Top of Supplied material
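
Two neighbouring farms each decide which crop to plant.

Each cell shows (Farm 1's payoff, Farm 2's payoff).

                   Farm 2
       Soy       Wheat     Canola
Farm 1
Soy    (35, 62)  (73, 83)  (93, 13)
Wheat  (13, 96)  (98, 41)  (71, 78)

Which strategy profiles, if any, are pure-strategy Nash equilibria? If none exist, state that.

For each player, find the best response to each opponent profile; mutual best responses are the pure NE.
Farm 1 against Soy: payoffs 35, 13 → best response Soy.
Farm 1 against Wheat: payoffs 73, 98 → best response Wheat.
Farm 1 against Canola: payoffs 93, 71 → best response Soy.
Farm 2 against Soy: payoffs 62, 83, 13 → best response Wheat.
Farm 2 against Wheat: payoffs 96, 41, 78 → best response Soy.
No profile is a mutual best response for all players.

There is no pure-strategy Nash equilibrium.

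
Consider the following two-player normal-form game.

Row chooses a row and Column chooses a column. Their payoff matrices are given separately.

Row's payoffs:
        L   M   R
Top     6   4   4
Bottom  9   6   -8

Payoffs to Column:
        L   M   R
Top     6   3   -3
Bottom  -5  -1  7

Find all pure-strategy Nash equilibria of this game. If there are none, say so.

(Top, L): Row can switch to Bottom (6 → 9). Not NE.
(Top, M): Row can switch to Bottom (4 → 6). Not NE.
(Top, R): Column can switch to L (-3 → 6). Not NE.
(Bottom, L): Column can switch to M (-5 → -1). Not NE.
(Bottom, M): Column can switch to R (-1 → 7). Not NE.
(Bottom, R): Row can switch to Top (-8 → 4). Not NE.

No pure-strategy Nash equilibrium.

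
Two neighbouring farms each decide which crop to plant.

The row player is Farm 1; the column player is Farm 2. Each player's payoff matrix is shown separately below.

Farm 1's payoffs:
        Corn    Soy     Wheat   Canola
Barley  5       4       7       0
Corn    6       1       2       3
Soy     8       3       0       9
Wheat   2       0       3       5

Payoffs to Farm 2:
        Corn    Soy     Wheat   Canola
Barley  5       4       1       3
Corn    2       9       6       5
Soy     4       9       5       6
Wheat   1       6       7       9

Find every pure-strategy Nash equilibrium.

none

Mark each player's best response to every combination of opponents' strategies; a profile where every player is best-responding is a pure Nash equilibrium.
Farm 1 against Corn: payoffs 5, 6, 8, 2 → best response Soy.
Farm 1 against Soy: payoffs 4, 1, 3, 0 → best response Barley.
Farm 1 against Wheat: payoffs 7, 2, 0, 3 → best response Barley.
Farm 1 against Canola: payoffs 0, 3, 9, 5 → best response Soy.
Farm 2 against Barley: payoffs 5, 4, 1, 3 → best response Corn.
Farm 2 against Corn: payoffs 2, 9, 6, 5 → best response Soy.
Farm 2 against Soy: payoffs 4, 9, 5, 6 → best response Soy.
Farm 2 against Wheat: payoffs 1, 6, 7, 9 → best response Canola.
No profile is a mutual best response for all players.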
Bottom of Supplied material
* **Description of the task**
Write out an exact copy of every record shown above.

* **Output of the exercise**
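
Two neighbouring farms each decide which crop to plant.

Each cell shows (Farm 1's payoff, Farm 2's payoff).

                   Farm 2
       Soy       Wheat     Canola
Farm 1
Soy    (35, 62)  (73, 83)  (93, 13)
Wheat  (13, 96)  (98, 41)  (71, 78)

Which strategy profiles, if any, are pure-strategy Nash equilibria? If none exist, state that.

For each player, find the best response to each opponent profile; mutual best responses are the pure NE.
Farm 1 against Soy: payoffs 35, 13 → best response Soy.
Farm 1 against Wheat: payoffs 73, 98 → best response Wheat.
Farm 1 against Canola: payoffs 93, 71 → best response Soy.
Farm 2 against Soy: payoffs 62, 83, 13 → best response Wheat.
Farm 2 against Wheat: payoffs 96, 41, 78 → best response Soy.
No profile is a mutual best response for all players.

There is no pure-strategy Nash equilibrium.

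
Consider the following two-player normal-form game.

Row chooses a row and Column chooses a column. Their payoff matrices are given separately.

Row's payoffs:
        L   M   R
Top     6   4   4
Bottom  9   6   -8

Payoffs to Column:
        L   M   R
Top     6   3   -3
Bottom  -5  -1  7

Find all pure-strategy Nash equilibria of this game. If there are none, say so.

(Top, L): Row can switch to Bottom (6 → 9). Not NE.
(Top, M): Row can switch to Bottom (4 → 6). Not NE.
(Top, R): Column can switch to L (-3 → 6). Not NE.
(Bottom, L): Column can switch to M (-5 → -1). Not NE.
(Bottom, M): Column can switch to R (-1 → 7). Not NE.
(Bottom, R): Row can switch to Top (-8 → 4). Not NE.

No pure-strategy Nash equilibrium.

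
Two neighbouring farms each decide which crop to plant.

The row player is Farm 1; the column player is Farm 2. Each player's payoff matrix is shown separately below.

Farm 1's payoffs:
        Corn    Soy     Wheat   Canola
Barley  5       4       7       0
Corn    6       1       2       3
Soy     8       3       0       9
Wheat   2       0       3       5

Payoffs to Farm 2:
        Corn    Soy     Wheat   Canola
Barley  5       4       1       3
Corn    2       9       6       5
Soy     4       9       5       6
Wheat   1       6       7       9

Find every pure-strategy Nash equilibrium.

none

Mark each player's best response to every combination of opponents' strategies; a profile where every player is best-responding is a pure Nash equilibrium.
Farm 1 against Corn: payoffs 5, 6, 8, 2 → best response Soy.
Farm 1 against Soy: payoffs 4, 1, 3, 0 → best response Barley.
Farm 1 against Wheat: payoffs 7, 2, 0, 3 → best response Barley.
Farm 1 against Canola: payoffs 0, 3, 9, 5 → best response Soy.
Farm 2 against Barley: payoffs 5, 4, 1, 3 → best response Corn.
Farm 2 against Corn: payoffs 2, 9, 6, 5 → best response Soy.
Farm 2 against Soy: payoffs 4, 9, 5, 6 → best response Soy.
Farm 2 against Wheat: payoffs 1, 6, 7, 9 → best response Canola.
No profile is a mutual best response for all players.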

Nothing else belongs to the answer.